--- Exercise directions ---
Copy out all the records, word for word.

--- Data supplied ---
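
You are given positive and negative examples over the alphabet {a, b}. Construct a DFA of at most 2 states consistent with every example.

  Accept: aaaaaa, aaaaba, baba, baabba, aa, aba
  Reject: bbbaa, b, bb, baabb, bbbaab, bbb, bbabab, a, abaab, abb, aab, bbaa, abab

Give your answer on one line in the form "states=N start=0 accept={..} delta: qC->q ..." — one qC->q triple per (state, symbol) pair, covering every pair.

State merging on the prefix tree: take the shortest (then alphabetical) example prefix whose next move is undefined and point that move at state 0, else 1, else 2, ...; a target is out if some Accept/Reject pair would then sit in one state with the same input left (inseparable). If every existing state is out, open a new one.
a: 0a undefined. 0a->0: no, aaaaaa/a meet in 0. Open state 1: 0a->1.
b: 0b undefined. 0b->0: no, aa/bbbaa meet in 1 with "a" left. 0b->1: ok.
aa: 1a undefined. 1a->0: ok.
ab: 1b undefined. 1b->0: no, aaaaaa/bb meet in 0. 1b->1: ok.
All examples now run through 2 states with every (state, symbol) defined. Accept strings end in {0}, Reject strings end in {1}; accept={0}.

states=2 start=0 accept={0} delta: 0a->1 0b->1 1a->0 1b->1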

--- Solution ---
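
You are given positive and negative examples over the alphabet {a, b}. Construct a DFA of at most 2 states consistent with every example.

  Accept: aaaaaa, aaaaba, baba, baabba, aa, aba
  Reject: bbbaa, b, bb, baabb, bbbaab, bbb, bbabab, a, abaab, abb, aab, bbaa, abab

Give your answer on one line in the form "states=N start=0 accept={..} delta: qC->q ..." — one qC->q triple per (state, symbol) pair, covering every pair.

State merging on the prefix tree: take the shortest (then alphabetical) example prefix whose next move is undefined and point that move at state 0, else 1, else 2, ...; a target is out if some Accept/Reject pair would then sit in one state with the same input left (inseparable). If every existing state is out, open a new one.
a: 0a undefined. 0a->0: no, aaaaaa/a meet in 0. Open state 1: 0a->1.
b: 0b undefined. 0b->0: no, aa/bbbaa meet in 1 with "a" left. 0b->1: ok.
aa: 1a undefined. 1a->0: ok.
ab: 1b undefined. 1b->0: no, aaaaaa/bb meet in 0. 1b->1: ok.
All examples now run through 2 states with every (state, symbol) defined. Accept strings end in {0}, Reject strings end in {1}; accept={0}.

states=2 start=0 accept={0} delta: 0a->1 0b->1 1a->0 1b->1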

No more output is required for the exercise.